[[ Data under study, beginning ]]
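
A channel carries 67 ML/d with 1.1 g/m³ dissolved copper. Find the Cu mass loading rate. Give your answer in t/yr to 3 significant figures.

26.9 t/yr

67 ML/d = 0.7755 m³/s.
Mass flux = Q·C = 0.7755 m³/s × 1.1 g/m³ = 0.853 g/s.
= 0.853 g/s × 31.56 = 26.92 t/yr.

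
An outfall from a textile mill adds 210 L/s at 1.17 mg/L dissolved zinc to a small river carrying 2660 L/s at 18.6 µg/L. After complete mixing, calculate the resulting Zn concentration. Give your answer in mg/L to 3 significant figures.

210 L/s = 0.21 m³/s.
2660 L/s = 2.66 m³/s.
18.6 µg/L = 0.0186 mg/L.
Flow-weighted mixing gives C = (0.21·1.17 + 2.66·0.0186) / (0.21 + 2.66) = 0.2952/2.87 = 0.1028 mg/L.

0.103 mg/L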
[[ Data under study, end ]]
▸ Problem to work on
Retype all of the entries shown above, exactly.

▸ Output of the task
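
A channel carries 67 ML/d with 1.1 g/m³ dissolved copper. Find the Cu mass loading rate. Give your answer in t/yr to 3 significant figures.

26.9 t/yr

67 ML/d = 0.7755 m³/s.
Mass flux = Q·C = 0.7755 m³/s × 1.1 g/m³ = 0.853 g/s.
= 0.853 g/s × 31.56 = 26.92 t/yr.

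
An outfall from a textile mill adds 210 L/s at 1.17 mg/L dissolved zinc to a small river carrying 2660 L/s at 18.6 µg/L. After complete mixing, calculate the resulting Zn concentration. Give your answer in mg/L to 3 significant figures.

210 L/s = 0.21 m³/s.
2660 L/s = 2.66 m³/s.
18.6 µg/L = 0.0186 mg/L.
Flow-weighted mixing gives C = (0.21·1.17 + 2.66·0.0186) / (0.21 + 2.66) = 0.2952/2.87 = 0.1028 mg/L.

0.103 mg/L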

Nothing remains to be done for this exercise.